Problem statement ::
Below are records; report the number of lines among them that include the word "cache", and nothing further.
### Data section
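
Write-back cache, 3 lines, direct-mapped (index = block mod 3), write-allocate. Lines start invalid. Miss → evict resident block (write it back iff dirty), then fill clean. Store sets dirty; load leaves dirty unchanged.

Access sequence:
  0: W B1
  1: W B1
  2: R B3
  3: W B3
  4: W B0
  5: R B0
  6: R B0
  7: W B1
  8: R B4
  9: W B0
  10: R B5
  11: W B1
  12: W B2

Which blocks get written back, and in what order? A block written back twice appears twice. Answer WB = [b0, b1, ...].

WB = [3, 1]

0: W B1 -> L1 miss  d=D]
1: W B1 -> L1 hit  d=D]
2: R B3 -> L0 miss  d=-]
3: W B3 -> L0 hit  d=D]
4: W B0 -> L0 miss wb->B3  d=D]
5: R B0 -> L0 hit  d=D]
6: R B0 -> L0 hit  d=D]
7: W B1 -> L1 hit  d=D]
8: R B4 -> L1 miss wb->B1  d=-]
9: W B0 -> L0 hit  d=D]
10: R B5 -> L2 miss  d=-]
11: W B1 -> L1 miss  d=D]
12: W B2 -> L2 miss  d=D]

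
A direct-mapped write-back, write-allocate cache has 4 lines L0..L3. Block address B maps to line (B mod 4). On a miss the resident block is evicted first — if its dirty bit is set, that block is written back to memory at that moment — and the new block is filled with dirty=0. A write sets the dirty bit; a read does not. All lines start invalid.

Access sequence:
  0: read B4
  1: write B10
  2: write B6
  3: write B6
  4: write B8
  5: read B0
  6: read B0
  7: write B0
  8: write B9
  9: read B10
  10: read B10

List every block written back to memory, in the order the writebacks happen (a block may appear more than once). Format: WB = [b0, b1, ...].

0: R B4 -> L0 miss  d=-]
1: W B10 -> L2 miss  d=D]
2: W B6 -> L2 miss wb->B10  d=D]
3: W B6 -> L2 hit  d=D]
4: W B8 -> L0 miss  d=D]
5: R B0 -> L0 miss wb->B8  d=-]
6: R B0 -> L0 hit  d=-]
7: W B0 -> L0 hit  d=D]
8: W B9 -> L1 miss  d=D]
9: R B10 -> L2 miss wb->B6  d=-]
10: R B10 -> L2 hit  d=-]

WB = [10, 8, 6]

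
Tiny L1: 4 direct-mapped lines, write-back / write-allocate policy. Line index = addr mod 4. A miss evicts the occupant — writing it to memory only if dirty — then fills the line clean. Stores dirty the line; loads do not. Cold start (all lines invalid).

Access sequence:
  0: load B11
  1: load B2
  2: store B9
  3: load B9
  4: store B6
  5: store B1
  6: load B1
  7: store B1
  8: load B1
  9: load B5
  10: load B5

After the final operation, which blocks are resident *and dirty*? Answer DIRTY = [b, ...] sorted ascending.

DIRTY = [6]

  0 | R B11 → L3 miss [-]
  1 | R B2 → L2 miss [-]
  2 | W B9 → L1 miss [D]
  3 | R B9 → L1 hit [D]
  4 | W B6 → L2 miss [D]
  5 | W B1 → L1 miss wb→B9 [D]
  6 | R B1 → L1 hit [D]
  7 | W B1 → L1 hit [D]
  8 | R B1 → L1 hit [D]
  9 | R B5 → L1 miss wb→B1 [-]
  10 | R B5 → L1 hit [-]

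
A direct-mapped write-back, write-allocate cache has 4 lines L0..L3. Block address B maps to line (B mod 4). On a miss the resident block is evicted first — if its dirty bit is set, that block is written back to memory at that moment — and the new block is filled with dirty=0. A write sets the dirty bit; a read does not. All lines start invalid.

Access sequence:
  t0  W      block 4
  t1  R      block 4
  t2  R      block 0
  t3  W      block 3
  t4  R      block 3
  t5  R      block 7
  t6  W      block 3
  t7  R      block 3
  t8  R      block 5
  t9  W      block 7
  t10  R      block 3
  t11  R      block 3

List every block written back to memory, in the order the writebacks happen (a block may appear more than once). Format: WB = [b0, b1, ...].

WB = [4, 3, 3, 7]

0: W B4 → L0 miss [D]
1: R B4 → L0 hit [D]
2: R B0 → L0 miss wb→B4 [-]
3: W B3 → L3 miss [D]
4: R B3 → L3 hit [D]
5: R B7 → L3 miss wb→B3 [-]
6: W B3 → L3 miss [D]
7: R B3 → L3 hit [D]
8: R B5 → L1 miss [-]
9: W B7 → L3 miss wb→B3 [D]
10: R B3 → L3 miss wb→B7 [-]
11: R B3 → L3 hit [-]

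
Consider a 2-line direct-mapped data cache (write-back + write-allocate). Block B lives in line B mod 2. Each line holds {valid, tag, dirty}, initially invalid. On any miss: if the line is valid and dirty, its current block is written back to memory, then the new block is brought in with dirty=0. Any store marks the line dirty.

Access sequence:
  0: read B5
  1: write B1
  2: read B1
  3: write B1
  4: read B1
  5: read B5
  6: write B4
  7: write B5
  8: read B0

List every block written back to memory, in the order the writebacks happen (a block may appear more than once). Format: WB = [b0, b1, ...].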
######
Final answer ::
4